##### Supplied entries #####
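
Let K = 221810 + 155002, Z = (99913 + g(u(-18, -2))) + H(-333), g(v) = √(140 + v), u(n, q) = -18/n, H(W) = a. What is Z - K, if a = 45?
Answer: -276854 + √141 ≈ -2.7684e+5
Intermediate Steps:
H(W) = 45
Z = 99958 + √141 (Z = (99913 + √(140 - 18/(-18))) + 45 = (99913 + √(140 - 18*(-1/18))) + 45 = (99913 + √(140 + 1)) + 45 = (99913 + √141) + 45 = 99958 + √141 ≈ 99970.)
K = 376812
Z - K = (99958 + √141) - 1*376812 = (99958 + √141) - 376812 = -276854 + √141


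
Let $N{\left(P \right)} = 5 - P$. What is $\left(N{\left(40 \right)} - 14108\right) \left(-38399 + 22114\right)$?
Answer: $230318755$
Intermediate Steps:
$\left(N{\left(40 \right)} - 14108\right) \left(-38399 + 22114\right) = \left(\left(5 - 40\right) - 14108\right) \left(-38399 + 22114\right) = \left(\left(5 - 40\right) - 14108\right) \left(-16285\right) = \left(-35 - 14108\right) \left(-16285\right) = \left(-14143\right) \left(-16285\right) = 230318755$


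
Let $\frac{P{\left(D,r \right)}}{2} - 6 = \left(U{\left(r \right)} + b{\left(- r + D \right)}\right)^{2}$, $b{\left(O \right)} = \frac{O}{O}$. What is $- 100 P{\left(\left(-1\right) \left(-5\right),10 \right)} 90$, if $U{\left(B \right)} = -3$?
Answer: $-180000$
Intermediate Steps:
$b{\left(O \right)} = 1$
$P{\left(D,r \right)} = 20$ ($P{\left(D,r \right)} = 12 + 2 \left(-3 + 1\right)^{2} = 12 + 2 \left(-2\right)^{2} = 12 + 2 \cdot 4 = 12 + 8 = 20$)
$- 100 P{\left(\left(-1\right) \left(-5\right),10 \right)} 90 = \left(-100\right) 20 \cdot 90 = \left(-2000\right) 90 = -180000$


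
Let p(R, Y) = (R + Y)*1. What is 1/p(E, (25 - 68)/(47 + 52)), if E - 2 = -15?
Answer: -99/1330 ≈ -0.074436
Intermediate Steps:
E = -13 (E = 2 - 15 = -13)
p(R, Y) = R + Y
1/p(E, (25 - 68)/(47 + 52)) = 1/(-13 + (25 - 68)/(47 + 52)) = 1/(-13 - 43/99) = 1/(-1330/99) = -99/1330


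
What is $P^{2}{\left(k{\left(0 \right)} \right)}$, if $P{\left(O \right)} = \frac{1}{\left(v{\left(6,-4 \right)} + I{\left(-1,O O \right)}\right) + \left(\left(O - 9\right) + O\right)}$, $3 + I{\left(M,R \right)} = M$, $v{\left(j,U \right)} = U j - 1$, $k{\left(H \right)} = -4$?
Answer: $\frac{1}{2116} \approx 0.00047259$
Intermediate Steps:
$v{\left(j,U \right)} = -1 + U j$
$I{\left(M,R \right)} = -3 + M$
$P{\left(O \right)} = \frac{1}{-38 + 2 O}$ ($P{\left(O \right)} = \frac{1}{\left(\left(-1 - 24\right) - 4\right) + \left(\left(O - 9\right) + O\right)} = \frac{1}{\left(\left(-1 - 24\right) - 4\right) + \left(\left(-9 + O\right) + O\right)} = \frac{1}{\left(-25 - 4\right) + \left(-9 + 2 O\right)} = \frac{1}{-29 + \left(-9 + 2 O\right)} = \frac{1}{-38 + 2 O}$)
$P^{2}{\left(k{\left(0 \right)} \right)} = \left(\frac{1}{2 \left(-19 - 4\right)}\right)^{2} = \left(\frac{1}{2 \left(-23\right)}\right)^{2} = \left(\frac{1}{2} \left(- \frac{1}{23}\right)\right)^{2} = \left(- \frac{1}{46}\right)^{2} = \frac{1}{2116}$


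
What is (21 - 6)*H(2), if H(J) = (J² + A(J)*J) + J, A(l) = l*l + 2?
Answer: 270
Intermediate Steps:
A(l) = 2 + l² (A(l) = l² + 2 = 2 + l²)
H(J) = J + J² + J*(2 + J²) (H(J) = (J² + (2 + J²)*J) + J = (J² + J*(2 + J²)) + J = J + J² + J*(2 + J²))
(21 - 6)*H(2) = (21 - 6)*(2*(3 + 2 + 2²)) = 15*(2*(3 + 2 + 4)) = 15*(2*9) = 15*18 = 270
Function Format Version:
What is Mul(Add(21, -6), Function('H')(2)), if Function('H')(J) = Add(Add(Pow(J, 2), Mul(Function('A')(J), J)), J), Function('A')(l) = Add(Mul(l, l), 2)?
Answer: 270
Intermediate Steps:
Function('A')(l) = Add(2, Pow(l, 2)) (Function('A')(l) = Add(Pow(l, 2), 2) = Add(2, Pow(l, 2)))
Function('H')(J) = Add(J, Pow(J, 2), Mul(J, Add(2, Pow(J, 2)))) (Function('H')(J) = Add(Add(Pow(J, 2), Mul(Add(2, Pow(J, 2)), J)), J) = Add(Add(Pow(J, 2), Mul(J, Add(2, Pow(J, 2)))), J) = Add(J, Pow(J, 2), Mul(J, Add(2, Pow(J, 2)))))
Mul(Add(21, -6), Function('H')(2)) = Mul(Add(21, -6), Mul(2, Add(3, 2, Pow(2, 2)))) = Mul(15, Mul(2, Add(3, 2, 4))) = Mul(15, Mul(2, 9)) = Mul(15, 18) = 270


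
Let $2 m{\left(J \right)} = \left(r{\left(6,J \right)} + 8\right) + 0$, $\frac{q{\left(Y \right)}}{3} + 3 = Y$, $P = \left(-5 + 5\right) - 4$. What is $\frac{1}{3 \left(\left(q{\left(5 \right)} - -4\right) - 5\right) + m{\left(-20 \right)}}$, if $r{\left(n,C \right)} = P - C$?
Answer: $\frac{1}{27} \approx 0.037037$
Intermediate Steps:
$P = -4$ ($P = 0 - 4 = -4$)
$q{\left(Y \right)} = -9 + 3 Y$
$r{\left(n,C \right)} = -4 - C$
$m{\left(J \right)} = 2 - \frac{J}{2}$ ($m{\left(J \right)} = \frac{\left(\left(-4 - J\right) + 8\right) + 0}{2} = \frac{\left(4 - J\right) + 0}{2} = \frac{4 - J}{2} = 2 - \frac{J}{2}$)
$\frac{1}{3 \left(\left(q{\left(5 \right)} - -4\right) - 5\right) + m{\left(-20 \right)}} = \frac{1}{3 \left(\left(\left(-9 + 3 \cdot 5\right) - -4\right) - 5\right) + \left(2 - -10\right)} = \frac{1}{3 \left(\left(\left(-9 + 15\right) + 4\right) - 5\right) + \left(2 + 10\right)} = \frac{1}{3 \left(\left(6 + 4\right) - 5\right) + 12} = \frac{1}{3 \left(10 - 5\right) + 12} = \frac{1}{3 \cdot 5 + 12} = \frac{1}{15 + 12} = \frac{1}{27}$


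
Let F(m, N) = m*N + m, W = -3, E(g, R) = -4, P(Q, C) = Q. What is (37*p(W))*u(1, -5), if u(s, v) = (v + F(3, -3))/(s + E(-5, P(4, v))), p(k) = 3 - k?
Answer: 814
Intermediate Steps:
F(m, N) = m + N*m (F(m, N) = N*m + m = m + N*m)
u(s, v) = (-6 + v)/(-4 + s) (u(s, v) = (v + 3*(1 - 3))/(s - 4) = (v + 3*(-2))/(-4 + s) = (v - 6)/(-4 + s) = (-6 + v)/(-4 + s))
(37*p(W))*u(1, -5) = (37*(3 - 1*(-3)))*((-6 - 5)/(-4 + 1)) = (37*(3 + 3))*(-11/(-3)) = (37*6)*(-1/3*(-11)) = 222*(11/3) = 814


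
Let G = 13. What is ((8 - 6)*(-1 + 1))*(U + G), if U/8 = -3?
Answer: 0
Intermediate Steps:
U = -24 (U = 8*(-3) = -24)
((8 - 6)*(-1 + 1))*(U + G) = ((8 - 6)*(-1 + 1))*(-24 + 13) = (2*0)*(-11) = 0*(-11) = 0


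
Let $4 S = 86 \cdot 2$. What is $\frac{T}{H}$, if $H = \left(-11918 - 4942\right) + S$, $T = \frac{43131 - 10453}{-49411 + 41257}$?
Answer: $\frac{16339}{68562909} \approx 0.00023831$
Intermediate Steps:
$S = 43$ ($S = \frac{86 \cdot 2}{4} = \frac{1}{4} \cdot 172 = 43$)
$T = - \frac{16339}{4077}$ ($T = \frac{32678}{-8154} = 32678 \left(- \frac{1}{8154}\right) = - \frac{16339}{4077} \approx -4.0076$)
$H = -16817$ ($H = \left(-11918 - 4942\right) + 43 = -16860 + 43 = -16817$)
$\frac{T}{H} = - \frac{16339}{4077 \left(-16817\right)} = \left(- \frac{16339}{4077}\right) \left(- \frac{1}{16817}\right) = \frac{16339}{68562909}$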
#####
*Assignment*: Retype, exactly as written, everything from the first line of the data above through the line containing "Answer: $230318755$". Nothing else should appear.

*Response to this exercise*:
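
Let K = 221810 + 155002, Z = (99913 + g(u(-18, -2))) + H(-333), g(v) = √(140 + v), u(n, q) = -18/n, H(W) = a. What is Z - K, if a = 45?
Answer: -276854 + √141 ≈ -2.7684e+5
Intermediate Steps:
H(W) = 45
Z = 99958 + √141 (Z = (99913 + √(140 - 18/(-18))) + 45 = (99913 + √(140 - 18*(-1/18))) + 45 = (99913 + √(140 + 1)) + 45 = (99913 + √141) + 45 = 99958 + √141 ≈ 99970.)
K = 376812
Z - K = (99958 + √141) - 1*376812 = (99958 + √141) - 376812 = -276854 + √141


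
Let $N{\left(P \right)} = 5 - P$. What is $\left(N{\left(40 \right)} - 14108\right) \left(-38399 + 22114\right)$?
Answer: $230318755$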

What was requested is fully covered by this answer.